Collected data entries>
########
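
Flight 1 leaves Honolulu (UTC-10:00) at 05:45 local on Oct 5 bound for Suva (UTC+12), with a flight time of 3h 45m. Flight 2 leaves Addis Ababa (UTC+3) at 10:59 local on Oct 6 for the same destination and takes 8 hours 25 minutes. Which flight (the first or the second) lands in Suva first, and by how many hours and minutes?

the first, by 20 hours 54 minutes

Flight 1 in UTC: 05:45 + 10:00 = 15:45 on Oct 5.
+3 hours and 45 minutes → arrive 19:30 UTC on Oct 5.
Flight 2 in UTC: 10:59 − 3:00 = 07:59 on Oct 6.
+8 hours 25 minutes → arrive 16:24 UTC on Oct 6.
Flight 1 lands earlier by 20 hours 54 minutes.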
########
Work task>
The full set of records above must be reproduced exactly in the reply.

Output for this task>
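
Flight 1 leaves Honolulu (UTC-10:00) at 05:45 local on Oct 5 bound for Suva (UTC+12), with a flight time of 3h 45m. Flight 2 leaves Addis Ababa (UTC+3) at 10:59 local on Oct 6 for the same destination and takes 8 hours 25 minutes. Which flight (the first or the second) lands in Suva first, and by how many hours and minutes?

the first, by 20 hours 54 minutes

Flight 1 in UTC: 05:45 + 10:00 = 15:45 on Oct 5.
+3 hours and 45 minutes → arrive 19:30 UTC on Oct 5.
Flight 2 in UTC: 10:59 − 3:00 = 07:59 on Oct 6.
+8 hours 25 minutes → arrive 16:24 UTC on Oct 6.
Flight 1 lands earlier by 20 hours 54 minutes.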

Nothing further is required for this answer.